--- Work request ---
In full and without alteration, print the entries that follow.

Source records:
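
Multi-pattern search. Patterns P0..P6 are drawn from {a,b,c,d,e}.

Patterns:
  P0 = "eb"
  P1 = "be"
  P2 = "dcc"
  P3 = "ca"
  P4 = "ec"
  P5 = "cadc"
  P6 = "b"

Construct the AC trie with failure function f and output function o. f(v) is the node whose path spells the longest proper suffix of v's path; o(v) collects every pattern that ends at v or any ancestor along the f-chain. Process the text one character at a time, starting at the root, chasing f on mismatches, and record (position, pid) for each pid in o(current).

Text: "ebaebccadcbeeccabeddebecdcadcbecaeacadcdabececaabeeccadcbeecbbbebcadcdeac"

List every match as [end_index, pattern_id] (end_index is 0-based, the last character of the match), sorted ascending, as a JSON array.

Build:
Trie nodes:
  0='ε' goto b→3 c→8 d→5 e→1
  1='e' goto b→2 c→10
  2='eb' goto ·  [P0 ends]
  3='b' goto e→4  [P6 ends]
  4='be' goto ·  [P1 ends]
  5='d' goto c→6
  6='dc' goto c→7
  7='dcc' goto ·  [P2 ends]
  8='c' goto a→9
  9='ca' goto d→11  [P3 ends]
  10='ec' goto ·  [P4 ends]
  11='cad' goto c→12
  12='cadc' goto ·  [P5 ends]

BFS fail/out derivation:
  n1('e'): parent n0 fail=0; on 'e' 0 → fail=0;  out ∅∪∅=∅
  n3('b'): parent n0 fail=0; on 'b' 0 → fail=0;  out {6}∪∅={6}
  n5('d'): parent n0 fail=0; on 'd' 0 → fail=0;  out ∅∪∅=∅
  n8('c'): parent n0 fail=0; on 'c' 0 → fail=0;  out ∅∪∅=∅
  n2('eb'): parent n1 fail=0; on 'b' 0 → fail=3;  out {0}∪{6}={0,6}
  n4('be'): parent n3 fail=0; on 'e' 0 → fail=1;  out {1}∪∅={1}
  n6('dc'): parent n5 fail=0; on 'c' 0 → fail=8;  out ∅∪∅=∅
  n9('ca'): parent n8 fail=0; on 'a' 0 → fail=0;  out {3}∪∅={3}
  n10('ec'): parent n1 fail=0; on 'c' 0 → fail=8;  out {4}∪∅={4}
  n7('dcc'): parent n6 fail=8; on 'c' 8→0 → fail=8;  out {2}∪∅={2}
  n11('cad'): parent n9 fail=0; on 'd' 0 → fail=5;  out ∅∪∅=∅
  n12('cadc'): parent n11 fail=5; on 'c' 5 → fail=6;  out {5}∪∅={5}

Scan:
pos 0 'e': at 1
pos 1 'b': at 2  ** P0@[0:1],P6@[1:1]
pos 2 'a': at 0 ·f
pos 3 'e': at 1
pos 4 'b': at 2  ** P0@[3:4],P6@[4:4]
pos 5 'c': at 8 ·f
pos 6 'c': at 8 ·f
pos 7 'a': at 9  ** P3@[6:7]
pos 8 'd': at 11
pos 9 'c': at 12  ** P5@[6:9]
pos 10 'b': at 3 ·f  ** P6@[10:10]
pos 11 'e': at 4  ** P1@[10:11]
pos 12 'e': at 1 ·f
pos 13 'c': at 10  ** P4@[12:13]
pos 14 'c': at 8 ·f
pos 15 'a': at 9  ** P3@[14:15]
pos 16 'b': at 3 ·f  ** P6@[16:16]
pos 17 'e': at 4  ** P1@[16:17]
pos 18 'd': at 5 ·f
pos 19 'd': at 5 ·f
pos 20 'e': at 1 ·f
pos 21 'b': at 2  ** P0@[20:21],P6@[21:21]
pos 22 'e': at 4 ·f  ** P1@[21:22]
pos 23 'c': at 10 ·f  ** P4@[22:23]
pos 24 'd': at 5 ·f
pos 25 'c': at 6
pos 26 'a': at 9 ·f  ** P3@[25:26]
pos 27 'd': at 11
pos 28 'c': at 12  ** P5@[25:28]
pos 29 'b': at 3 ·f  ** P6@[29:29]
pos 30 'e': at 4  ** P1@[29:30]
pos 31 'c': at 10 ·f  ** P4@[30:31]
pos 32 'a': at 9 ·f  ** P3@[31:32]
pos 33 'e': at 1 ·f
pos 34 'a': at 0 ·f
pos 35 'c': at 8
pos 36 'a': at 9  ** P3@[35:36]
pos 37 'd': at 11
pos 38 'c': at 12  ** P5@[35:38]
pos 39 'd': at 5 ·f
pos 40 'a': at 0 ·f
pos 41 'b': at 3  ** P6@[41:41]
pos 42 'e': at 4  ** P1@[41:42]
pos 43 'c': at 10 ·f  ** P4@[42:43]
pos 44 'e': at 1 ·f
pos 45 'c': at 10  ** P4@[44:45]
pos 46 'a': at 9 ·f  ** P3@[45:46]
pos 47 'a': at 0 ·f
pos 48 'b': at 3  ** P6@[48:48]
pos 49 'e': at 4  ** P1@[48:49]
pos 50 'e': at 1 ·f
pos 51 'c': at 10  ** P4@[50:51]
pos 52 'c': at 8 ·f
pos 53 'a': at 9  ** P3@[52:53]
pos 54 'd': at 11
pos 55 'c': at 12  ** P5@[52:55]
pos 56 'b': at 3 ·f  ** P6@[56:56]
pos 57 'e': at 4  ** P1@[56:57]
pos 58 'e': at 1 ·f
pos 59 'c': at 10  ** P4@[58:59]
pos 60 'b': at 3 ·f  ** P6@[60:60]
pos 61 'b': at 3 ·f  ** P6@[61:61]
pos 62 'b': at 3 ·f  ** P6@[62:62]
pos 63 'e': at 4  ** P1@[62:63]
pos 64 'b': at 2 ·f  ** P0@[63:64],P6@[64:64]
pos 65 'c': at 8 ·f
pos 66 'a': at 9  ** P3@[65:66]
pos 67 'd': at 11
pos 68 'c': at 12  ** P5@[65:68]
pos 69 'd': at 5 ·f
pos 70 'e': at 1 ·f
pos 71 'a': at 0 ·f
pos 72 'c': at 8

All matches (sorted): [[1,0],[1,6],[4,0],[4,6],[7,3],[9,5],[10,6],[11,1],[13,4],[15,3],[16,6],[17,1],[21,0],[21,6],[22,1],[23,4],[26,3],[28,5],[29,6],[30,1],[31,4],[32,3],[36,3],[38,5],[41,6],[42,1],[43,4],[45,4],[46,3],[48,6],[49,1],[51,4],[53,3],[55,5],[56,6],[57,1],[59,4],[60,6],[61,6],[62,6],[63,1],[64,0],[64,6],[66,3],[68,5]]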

--- Final answer ---
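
Multi-pattern search. Patterns P0..P6 are drawn from {a,b,c,d,e}.

Patterns:
  P0 = "eb"
  P1 = "be"
  P2 = "dcc"
  P3 = "ca"
  P4 = "ec"
  P5 = "cadc"
  P6 = "b"

Construct the AC trie with failure function f and output function o. f(v) is the node whose path spells the longest proper suffix of v's path; o(v) collects every pattern that ends at v or any ancestor along the f-chain. Process the text one character at a time, starting at the root, chasing f on mismatches, and record (position, pid) for each pid in o(current).

Text: "ebaebccadcbeeccabeddebecdcadcbecaeacadcdabececaabeeccadcbeecbbbebcadcdeac"

List every match as [end_index, pattern_id] (end_index is 0-based, the last character of the match), sorted ascending, as a JSON array.

Build:
Trie nodes:
  0='ε' goto b→3 c→8 d→5 e→1
  1='e' goto b→2 c→10
  2='eb' goto ·  [P0 ends]
  3='b' goto e→4  [P6 ends]
  4='be' goto ·  [P1 ends]
  5='d' goto c→6
  6='dc' goto c→7
  7='dcc' goto ·  [P2 ends]
  8='c' goto a→9
  9='ca' goto d→11  [P3 ends]
  10='ec' goto ·  [P4 ends]
  11='cad' goto c→12
  12='cadc' goto ·  [P5 ends]

BFS fail/out derivation:
  n1('e'): parent n0 fail=0; on 'e' 0 → fail=0;  out ∅∪∅=∅
  n3('b'): parent n0 fail=0; on 'b' 0 → fail=0;  out {6}∪∅={6}
  n5('d'): parent n0 fail=0; on 'd' 0 → fail=0;  out ∅∪∅=∅
  n8('c'): parent n0 fail=0; on 'c' 0 → fail=0;  out ∅∪∅=∅
  n2('eb'): parent n1 fail=0; on 'b' 0 → fail=3;  out {0}∪{6}={0,6}
  n4('be'): parent n3 fail=0; on 'e' 0 → fail=1;  out {1}∪∅={1}
  n6('dc'): parent n5 fail=0; on 'c' 0 → fail=8;  out ∅∪∅=∅
  n9('ca'): parent n8 fail=0; on 'a' 0 → fail=0;  out {3}∪∅={3}
  n10('ec'): parent n1 fail=0; on 'c' 0 → fail=8;  out {4}∪∅={4}
  n7('dcc'): parent n6 fail=8; on 'c' 8→0 → fail=8;  out {2}∪∅={2}
  n11('cad'): parent n9 fail=0; on 'd' 0 → fail=5;  out ∅∪∅=∅
  n12('cadc'): parent n11 fail=5; on 'c' 5 → fail=6;  out {5}∪∅={5}

Scan:
pos 0 'e': at 1
pos 1 'b': at 2  ** P0@[0:1],P6@[1:1]
pos 2 'a': at 0 ·f
pos 3 'e': at 1
pos 4 'b': at 2  ** P0@[3:4],P6@[4:4]
pos 5 'c': at 8 ·f
pos 6 'c': at 8 ·f
pos 7 'a': at 9  ** P3@[6:7]
pos 8 'd': at 11
pos 9 'c': at 12  ** P5@[6:9]
pos 10 'b': at 3 ·f  ** P6@[10:10]
pos 11 'e': at 4  ** P1@[10:11]
pos 12 'e': at 1 ·f
pos 13 'c': at 10  ** P4@[12:13]
pos 14 'c': at 8 ·f
pos 15 'a': at 9  ** P3@[14:15]
pos 16 'b': at 3 ·f  ** P6@[16:16]
pos 17 'e': at 4  ** P1@[16:17]
pos 18 'd': at 5 ·f
pos 19 'd': at 5 ·f
pos 20 'e': at 1 ·f
pos 21 'b': at 2  ** P0@[20:21],P6@[21:21]
pos 22 'e': at 4 ·f  ** P1@[21:22]
pos 23 'c': at 10 ·f  ** P4@[22:23]
pos 24 'd': at 5 ·f
pos 25 'c': at 6
pos 26 'a': at 9 ·f  ** P3@[25:26]
pos 27 'd': at 11
pos 28 'c': at 12  ** P5@[25:28]
pos 29 'b': at 3 ·f  ** P6@[29:29]
pos 30 'e': at 4  ** P1@[29:30]
pos 31 'c': at 10 ·f  ** P4@[30:31]
pos 32 'a': at 9 ·f  ** P3@[31:32]
pos 33 'e': at 1 ·f
pos 34 'a': at 0 ·f
pos 35 'c': at 8
pos 36 'a': at 9  ** P3@[35:36]
pos 37 'd': at 11
pos 38 'c': at 12  ** P5@[35:38]
pos 39 'd': at 5 ·f
pos 40 'a': at 0 ·f
pos 41 'b': at 3  ** P6@[41:41]
pos 42 'e': at 4  ** P1@[41:42]
pos 43 'c': at 10 ·f  ** P4@[42:43]
pos 44 'e': at 1 ·f
pos 45 'c': at 10  ** P4@[44:45]
pos 46 'a': at 9 ·f  ** P3@[45:46]
pos 47 'a': at 0 ·f
pos 48 'b': at 3  ** P6@[48:48]
pos 49 'e': at 4  ** P1@[48:49]
pos 50 'e': at 1 ·f
pos 51 'c': at 10  ** P4@[50:51]
pos 52 'c': at 8 ·f
pos 53 'a': at 9  ** P3@[52:53]
pos 54 'd': at 11
pos 55 'c': at 12  ** P5@[52:55]
pos 56 'b': at 3 ·f  ** P6@[56:56]
pos 57 'e': at 4  ** P1@[56:57]
pos 58 'e': at 1 ·f
pos 59 'c': at 10  ** P4@[58:59]
pos 60 'b': at 3 ·f  ** P6@[60:60]
pos 61 'b': at 3 ·f  ** P6@[61:61]
pos 62 'b': at 3 ·f  ** P6@[62:62]
pos 63 'e': at 4  ** P1@[62:63]
pos 64 'b': at 2 ·f  ** P0@[63:64],P6@[64:64]
pos 65 'c': at 8 ·f
pos 66 'a': at 9  ** P3@[65:66]
pos 67 'd': at 11
pos 68 'c': at 12  ** P5@[65:68]
pos 69 'd': at 5 ·f
pos 70 'e': at 1 ·f
pos 71 'a': at 0 ·f
pos 72 'c': at 8

All matches (sorted): [[1,0],[1,6],[4,0],[4,6],[7,3],[9,5],[10,6],[11,1],[13,4],[15,3],[16,6],[17,1],[21,0],[21,6],[22,1],[23,4],[26,3],[28,5],[29,6],[30,1],[31,4],[32,3],[36,3],[38,5],[41,6],[42,1],[43,4],[45,4],[46,3],[48,6],[49,1],[51,4],[53,3],[55,5],[56,6],[57,1],[59,4],[60,6],[61,6],[62,6],[63,1],[64,0],[64,6],[66,3],[68,5]]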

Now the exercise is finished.